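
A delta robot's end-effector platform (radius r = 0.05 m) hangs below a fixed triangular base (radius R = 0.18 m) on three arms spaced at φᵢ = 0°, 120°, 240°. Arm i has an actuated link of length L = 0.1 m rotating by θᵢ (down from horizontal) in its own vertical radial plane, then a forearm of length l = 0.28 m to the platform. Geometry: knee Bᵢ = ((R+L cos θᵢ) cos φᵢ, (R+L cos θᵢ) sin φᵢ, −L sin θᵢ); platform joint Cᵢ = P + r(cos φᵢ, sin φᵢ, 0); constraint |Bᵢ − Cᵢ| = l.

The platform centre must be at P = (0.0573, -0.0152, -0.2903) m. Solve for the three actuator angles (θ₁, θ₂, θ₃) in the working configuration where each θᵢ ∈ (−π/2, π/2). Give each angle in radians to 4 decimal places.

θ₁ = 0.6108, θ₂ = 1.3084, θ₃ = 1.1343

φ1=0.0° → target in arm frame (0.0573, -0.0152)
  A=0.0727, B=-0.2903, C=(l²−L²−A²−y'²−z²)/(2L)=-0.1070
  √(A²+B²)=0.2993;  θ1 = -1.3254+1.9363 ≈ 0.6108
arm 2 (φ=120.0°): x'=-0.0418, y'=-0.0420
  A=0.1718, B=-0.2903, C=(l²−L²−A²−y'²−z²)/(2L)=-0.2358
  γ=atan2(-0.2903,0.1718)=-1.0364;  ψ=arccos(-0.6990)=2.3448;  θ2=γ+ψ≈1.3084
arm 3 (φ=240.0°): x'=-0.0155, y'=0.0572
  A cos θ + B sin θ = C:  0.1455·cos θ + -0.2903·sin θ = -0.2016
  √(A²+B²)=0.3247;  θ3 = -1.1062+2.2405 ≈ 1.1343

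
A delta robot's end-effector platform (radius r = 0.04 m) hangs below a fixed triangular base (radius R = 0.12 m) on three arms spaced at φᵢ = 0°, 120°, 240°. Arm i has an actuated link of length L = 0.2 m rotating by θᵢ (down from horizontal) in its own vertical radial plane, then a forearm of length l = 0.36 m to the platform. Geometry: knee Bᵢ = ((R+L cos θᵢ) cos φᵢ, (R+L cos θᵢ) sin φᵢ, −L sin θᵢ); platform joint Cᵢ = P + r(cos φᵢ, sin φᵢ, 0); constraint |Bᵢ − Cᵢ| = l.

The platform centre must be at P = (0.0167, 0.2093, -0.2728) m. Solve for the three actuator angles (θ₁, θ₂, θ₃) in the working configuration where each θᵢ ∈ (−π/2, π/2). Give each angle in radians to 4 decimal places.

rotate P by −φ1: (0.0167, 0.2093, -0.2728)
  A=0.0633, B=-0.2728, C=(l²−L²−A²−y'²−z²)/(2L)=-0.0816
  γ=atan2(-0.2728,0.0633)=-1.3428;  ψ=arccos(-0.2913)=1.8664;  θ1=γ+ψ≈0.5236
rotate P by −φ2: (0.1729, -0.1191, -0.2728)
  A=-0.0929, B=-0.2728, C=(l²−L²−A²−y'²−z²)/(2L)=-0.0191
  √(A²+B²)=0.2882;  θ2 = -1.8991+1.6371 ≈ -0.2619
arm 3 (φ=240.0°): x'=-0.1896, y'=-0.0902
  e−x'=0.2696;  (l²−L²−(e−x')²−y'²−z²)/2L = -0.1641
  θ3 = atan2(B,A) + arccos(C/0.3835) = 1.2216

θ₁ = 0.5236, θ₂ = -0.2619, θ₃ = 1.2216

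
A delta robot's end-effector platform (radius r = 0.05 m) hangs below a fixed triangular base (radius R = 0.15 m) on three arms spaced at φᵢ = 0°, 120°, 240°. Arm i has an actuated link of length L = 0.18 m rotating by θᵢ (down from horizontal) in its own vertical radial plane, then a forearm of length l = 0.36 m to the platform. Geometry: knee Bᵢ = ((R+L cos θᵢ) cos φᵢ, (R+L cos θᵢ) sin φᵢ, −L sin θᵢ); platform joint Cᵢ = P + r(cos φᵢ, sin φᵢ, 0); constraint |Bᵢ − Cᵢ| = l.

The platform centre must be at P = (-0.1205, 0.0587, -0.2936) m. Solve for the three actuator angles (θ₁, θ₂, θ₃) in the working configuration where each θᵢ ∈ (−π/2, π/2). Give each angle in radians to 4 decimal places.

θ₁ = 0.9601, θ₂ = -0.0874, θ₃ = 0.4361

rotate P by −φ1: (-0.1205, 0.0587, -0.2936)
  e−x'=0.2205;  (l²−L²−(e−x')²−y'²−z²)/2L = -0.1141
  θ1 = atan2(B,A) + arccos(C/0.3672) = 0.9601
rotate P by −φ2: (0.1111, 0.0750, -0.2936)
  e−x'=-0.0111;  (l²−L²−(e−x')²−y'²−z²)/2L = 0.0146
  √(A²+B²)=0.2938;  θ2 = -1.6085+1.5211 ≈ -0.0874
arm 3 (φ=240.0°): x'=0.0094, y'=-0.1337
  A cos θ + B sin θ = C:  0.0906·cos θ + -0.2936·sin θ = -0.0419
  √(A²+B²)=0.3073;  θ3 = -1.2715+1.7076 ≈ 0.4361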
——————————
Would you quote everything above from the line containing "The platform centre must be at P = (0.0573, -0.0152, -0.2903)" down to the line containing "A delta robot's end-effector platform (radius r = 0.04"? Include both of those lines and nothing else.

* **EXERCISE OUTPUT**:
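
The platform centre must be at P = (0.0573, -0.0152, -0.2903) m. Solve for the three actuator angles (θ₁, θ₂, θ₃) in the working configuration where each θᵢ ∈ (−π/2, π/2). Give each angle in radians to 4 decimal places.

θ₁ = 0.6108, θ₂ = 1.3084, θ₃ = 1.1343

φ1=0.0° → target in arm frame (0.0573, -0.0152)
  A=0.0727, B=-0.2903, C=(l²−L²−A²−y'²−z²)/(2L)=-0.1070
  √(A²+B²)=0.2993;  θ1 = -1.3254+1.9363 ≈ 0.6108
arm 2 (φ=120.0°): x'=-0.0418, y'=-0.0420
  A=0.1718, B=-0.2903, C=(l²−L²−A²−y'²−z²)/(2L)=-0.2358
  γ=atan2(-0.2903,0.1718)=-1.0364;  ψ=arccos(-0.6990)=2.3448;  θ2=γ+ψ≈1.3084
arm 3 (φ=240.0°): x'=-0.0155, y'=0.0572
  A cos θ + B sin θ = C:  0.1455·cos θ + -0.2903·sin θ = -0.2016
  √(A²+B²)=0.3247;  θ3 = -1.1062+2.2405 ≈ 1.1343

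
A delta robot's end-effector platform (radius r = 0.04 m) hangs below a fixed triangular base (radius R = 0.12 m) on three arms spaced at φᵢ = 0°, 120°, 240°. Arm i has an actuated link of length L = 0.2 m rotating by θᵢ (down from horizontal) in its own vertical radial plane, then a forearm of length l = 0.36 m to the platform. Geometry: knee Bᵢ = ((R+L cos θᵢ) cos φᵢ, (R+L cos θᵢ) sin φᵢ, −L sin θᵢ); platform joint Cᵢ = P + r(cos φᵢ, sin φᵢ, 0); constraint |Bᵢ − Cᵢ| = l.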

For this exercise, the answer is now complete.